- [TASK DATA]:
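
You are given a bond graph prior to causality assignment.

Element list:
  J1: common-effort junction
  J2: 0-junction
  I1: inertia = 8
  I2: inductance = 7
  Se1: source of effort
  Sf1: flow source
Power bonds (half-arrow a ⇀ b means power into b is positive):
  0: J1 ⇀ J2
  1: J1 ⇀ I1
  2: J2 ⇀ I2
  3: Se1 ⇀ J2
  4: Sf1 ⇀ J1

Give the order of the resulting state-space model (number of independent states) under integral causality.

β3 stroke→J2  (Se1 (Se) sets effort on bond)
β4 stroke→Sf1  (Sf1 fixes flow; stroke at Sf1)
β0 stroke→J1  (0-jn J2 has e-setter on 3)
β2 stroke→I2  (J2 effort already set via bond 3)
β1 stroke→I1  (0-jn J1 has e-setter on 0)

2  (I1, I2 all integral)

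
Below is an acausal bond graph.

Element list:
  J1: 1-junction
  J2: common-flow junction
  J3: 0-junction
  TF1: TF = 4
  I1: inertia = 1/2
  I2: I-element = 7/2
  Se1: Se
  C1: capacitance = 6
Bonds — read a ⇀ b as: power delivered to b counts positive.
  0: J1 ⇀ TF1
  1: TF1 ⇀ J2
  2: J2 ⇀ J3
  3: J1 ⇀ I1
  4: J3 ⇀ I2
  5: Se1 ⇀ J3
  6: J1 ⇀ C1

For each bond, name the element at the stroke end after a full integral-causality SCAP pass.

b0 stroke→J1
b1 stroke→TF1
b2 stroke→J2
b3 stroke→I1
b4 stroke→I2
b5 stroke→J3
b6 stroke→J1

bond 5 stroke→J3  (source Se1 imposes e)
bond 2 stroke→J2  (J3: bond 5 brought effort, rest push out)
bond 4 stroke→I2  (common-e at J3 fixed by 5)
bond 1 stroke→TF1  (closing 1-jn rule on J2)
bond 0 stroke→J1  (TF1 one-in-one-out from 1)
bond 3 stroke→I1  (I1 integral (f out))
bond 6 stroke→J1  (J1: bond 3 brought flow, rest push out)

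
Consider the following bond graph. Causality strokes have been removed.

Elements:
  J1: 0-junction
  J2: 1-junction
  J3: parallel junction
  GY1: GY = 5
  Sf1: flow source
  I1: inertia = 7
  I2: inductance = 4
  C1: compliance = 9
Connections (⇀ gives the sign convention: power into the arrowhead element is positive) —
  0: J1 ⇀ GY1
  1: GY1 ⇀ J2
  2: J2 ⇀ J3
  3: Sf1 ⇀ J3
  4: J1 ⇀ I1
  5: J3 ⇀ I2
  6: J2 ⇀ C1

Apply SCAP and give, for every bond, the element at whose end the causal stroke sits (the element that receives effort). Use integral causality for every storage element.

b3 |Sf1  (Sf1: flow source, stroke at near end)
b4 |I1  (prefer integral on I1)
b0 |J1  (J1 needs exactly one e-in)
b1 |J2  (GY GY1: same side as bond 0)
b5 |I2  (I2 outputs flow p/I2)
b2 |J3  (J3 needs exactly one e-in)
b6 |J2  (J2 flow already set via bond 2)

β0 stroke→J1
β1 stroke→J2
β2 stroke→J3
β3 stroke→Sf1
β4 stroke→I1
β5 stroke→I2
β6 stroke→J2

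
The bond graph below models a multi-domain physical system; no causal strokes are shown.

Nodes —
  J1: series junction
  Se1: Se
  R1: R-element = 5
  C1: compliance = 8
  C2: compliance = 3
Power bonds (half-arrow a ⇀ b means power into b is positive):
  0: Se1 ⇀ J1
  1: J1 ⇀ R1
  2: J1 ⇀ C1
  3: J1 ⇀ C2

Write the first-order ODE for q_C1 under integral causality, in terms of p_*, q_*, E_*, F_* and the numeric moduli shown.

dq_C1/dt = E_Se1/5 - q_C1/40 - q_C2/15

bond 0 |J1  (source Se1 imposes e)
bond 2 |J1  (prefer integral on C1)
bond 3 |J1  (C2: C, integral causality)
bond 1 |R1  (closing 1-jn rule on J1)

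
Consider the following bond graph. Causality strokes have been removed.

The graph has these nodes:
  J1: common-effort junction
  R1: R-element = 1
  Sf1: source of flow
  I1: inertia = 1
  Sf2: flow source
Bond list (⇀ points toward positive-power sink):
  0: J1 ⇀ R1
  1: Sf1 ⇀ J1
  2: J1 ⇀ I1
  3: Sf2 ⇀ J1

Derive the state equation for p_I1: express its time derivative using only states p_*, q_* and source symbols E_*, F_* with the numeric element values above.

dp_I1/dt = F_Sf1 + F_Sf2 - p_I1

b1 |Sf1  (Sf1 (Sf) sets flow on bond)
b3 |Sf2  (Sf2 fixes flow; stroke at Sf2)
b2 |I1  (I1: I, integral causality)
b0 |J1  (only one effort-in slot at J1)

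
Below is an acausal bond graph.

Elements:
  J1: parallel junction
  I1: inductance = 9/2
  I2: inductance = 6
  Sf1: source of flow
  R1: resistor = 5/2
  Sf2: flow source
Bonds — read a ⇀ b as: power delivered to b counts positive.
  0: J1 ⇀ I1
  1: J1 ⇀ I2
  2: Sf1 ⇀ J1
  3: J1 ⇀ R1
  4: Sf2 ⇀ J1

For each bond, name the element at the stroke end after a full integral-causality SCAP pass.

#2 stroke→Sf1  (source Sf1 imposes f)
#4 stroke→Sf2  (Sf2 (Sf) sets flow on bond)
#0 stroke→I1  (I1 integral (f out))
#1 stroke→I2  (I2 outputs flow p/I2)
#3 stroke→J1  (J1 needs exactly one e-in)

bond 0 →I1
bond 1 →I2
bond 2 →Sf1
bond 3 →J1
bond 4 →Sf2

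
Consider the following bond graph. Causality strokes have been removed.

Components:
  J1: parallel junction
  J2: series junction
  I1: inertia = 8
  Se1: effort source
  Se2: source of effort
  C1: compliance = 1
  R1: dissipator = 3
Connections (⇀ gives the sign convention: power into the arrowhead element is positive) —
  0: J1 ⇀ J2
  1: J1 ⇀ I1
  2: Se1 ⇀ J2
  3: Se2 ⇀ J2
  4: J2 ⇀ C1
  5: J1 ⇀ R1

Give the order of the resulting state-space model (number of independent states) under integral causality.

bond 2 stroke→J2  (source Se1 imposes e)
bond 3 stroke→J2  (Se2: effort source, stroke at far end)
bond 1 stroke→I1  (I1 outputs flow p/I1)
bond 4 stroke→J2  (C1: C, integral causality)
bond 0 stroke→J1  (closing 1-jn rule on J2)
bond 5 stroke→R1  (common-e at J1 fixed by 0)

2  (C1, I1 all integral)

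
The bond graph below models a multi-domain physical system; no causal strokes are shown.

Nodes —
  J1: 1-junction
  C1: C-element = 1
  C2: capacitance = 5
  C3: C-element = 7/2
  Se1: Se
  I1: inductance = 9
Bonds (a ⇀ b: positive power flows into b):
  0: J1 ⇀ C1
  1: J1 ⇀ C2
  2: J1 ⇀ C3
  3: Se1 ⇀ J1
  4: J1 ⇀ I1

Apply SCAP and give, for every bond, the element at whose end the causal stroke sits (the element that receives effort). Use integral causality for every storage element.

bond 3 stroke→J1  (Se1 fixes effort; stroke away)
bond 0 stroke→J1  (C1 outputs effort q/C1)
bond 1 stroke→J1  (C2: C, integral causality)
bond 2 stroke→J1  (prefer integral on C3)
bond 4 stroke→I1  (J1: last free bond brings flow in)

bond 0 stroke→J1
bond 1 stroke→J1
bond 2 stroke→J1
bond 3 stroke→J1
bond 4 stroke→I1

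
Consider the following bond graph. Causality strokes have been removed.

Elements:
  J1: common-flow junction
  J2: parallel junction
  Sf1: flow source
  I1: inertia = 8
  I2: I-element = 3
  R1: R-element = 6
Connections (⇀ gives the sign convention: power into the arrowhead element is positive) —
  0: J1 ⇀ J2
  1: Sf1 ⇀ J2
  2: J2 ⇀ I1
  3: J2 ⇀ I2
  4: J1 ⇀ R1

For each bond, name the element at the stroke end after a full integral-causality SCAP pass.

b0 stroke at J2
b1 stroke at Sf1
b2 stroke at I1
b3 stroke at I2
b4 stroke at J1

b1 stroke→Sf1  (Sf1: flow source, stroke at near end)
b2 stroke→I1  (I1 integral (f out))
b3 stroke→I2  (I2 integral (f out))
b0 stroke→J2  (J2: last free bond brings effort in)
b4 stroke→J1  (1-jn J1 has f-setter on 0)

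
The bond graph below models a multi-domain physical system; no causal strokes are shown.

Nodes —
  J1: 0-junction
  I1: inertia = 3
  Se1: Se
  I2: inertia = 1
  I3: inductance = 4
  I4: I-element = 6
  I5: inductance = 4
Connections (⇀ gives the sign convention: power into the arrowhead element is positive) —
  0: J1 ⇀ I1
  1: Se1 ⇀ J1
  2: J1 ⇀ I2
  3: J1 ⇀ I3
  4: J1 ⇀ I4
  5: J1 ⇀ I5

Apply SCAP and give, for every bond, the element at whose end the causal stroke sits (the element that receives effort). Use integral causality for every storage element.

β0 stroke at I1
β1 stroke at J1
β2 stroke at I2
β3 stroke at I3
β4 stroke at I4
β5 stroke at I5

bond 1 |J1  (source Se1 imposes e)
bond 0 |I1  (J1 effort already set via bond 1)
bond 2 |I2  (J1 effort already set via bond 1)
bond 3 |I3  (J1 effort already set via bond 1)
bond 4 |I4  (common-e at J1 fixed by 1)
bond 5 |I5  (J1: bond 1 brought effort, rest push out)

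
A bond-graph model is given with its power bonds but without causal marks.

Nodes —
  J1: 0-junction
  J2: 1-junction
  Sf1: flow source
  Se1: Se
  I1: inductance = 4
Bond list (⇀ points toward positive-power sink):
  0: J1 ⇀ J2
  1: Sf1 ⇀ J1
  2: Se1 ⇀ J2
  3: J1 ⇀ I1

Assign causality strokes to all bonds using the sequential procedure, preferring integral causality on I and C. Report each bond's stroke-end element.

bond 0 |J1
bond 1 |Sf1
bond 2 |J2
bond 3 |I1

b1 stroke→Sf1  (Sf1 (Sf) sets flow on bond)
b2 stroke→J2  (source Se1 imposes e)
b0 stroke→J1  (J2: last free bond brings flow in)
b3 stroke→I1  (J1: bond 0 brought effort, rest push out)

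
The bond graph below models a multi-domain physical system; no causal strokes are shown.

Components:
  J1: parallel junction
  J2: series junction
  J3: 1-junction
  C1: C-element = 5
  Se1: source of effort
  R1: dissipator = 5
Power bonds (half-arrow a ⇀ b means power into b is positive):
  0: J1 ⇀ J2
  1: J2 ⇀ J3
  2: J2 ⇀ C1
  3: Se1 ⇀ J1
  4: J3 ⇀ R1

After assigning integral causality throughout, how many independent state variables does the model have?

b3 stroke→J1  (Se1 (Se) sets effort on bond)
b0 stroke→J2  (common-e at J1 fixed by 3)
b2 stroke→J2  (C1: C, integral causality)
b1 stroke→J3  (only one flow-in slot at J2)
b4 stroke→R1  (only one flow-in slot at J3)

1  (C1 all integral)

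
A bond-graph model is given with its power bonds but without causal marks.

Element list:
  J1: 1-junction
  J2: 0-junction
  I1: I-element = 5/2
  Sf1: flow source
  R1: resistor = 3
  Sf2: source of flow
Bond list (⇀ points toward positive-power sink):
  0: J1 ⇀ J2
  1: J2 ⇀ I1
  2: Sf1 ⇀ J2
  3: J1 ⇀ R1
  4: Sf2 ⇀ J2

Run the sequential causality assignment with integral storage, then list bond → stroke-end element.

β2 stroke at Sf1  (source Sf1 imposes f)
β4 stroke at Sf2  (Sf2 (Sf) sets flow on bond)
β1 stroke at I1  (prefer integral on I1)
β0 stroke at J2  (closing 0-jn rule on J2)
β3 stroke at J1  (J1 flow already set via bond 0)

bond 0 →J2
bond 1 →I1
bond 2 →Sf1
bond 3 →J1
bond 4 →Sf2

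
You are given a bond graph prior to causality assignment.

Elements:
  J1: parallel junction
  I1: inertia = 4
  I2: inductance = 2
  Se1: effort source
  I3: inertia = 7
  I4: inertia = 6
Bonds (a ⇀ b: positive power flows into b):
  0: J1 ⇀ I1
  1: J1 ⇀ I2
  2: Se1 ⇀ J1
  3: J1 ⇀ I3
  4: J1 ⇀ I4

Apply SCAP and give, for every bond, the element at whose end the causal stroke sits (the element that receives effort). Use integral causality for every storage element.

#2 stroke→J1  (Se1 (Se) sets effort on bond)
#0 stroke→I1  (J1 effort already set via bond 2)
#1 stroke→I2  (J1 effort already set via bond 2)
#3 stroke→I3  (0-jn J1 has e-setter on 2)
#4 stroke→I4  (0-jn J1 has e-setter on 2)

bond 0 →I1
bond 1 →I2
bond 2 →J1
bond 3 →I3
bond 4 →I4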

- [EXERCISE REQUIREMENTS]: Copy every line of the data above, beginning with the first and ending with the line that contains "4: Sf1 ⇀ J1", and give nothing more.

- [RESPONSE BOX]:
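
You are given a bond graph prior to causality assignment.

Element list:
  J1: common-effort junction
  J2: 0-junction
  I1: inertia = 8
  I2: inductance = 7
  Se1: source of effort
  Sf1: flow source
Power bonds (half-arrow a ⇀ b means power into b is positive):
  0: J1 ⇀ J2
  1: J1 ⇀ I1
  2: J2 ⇀ I2
  3: Se1 ⇀ J2
  4: Sf1 ⇀ J1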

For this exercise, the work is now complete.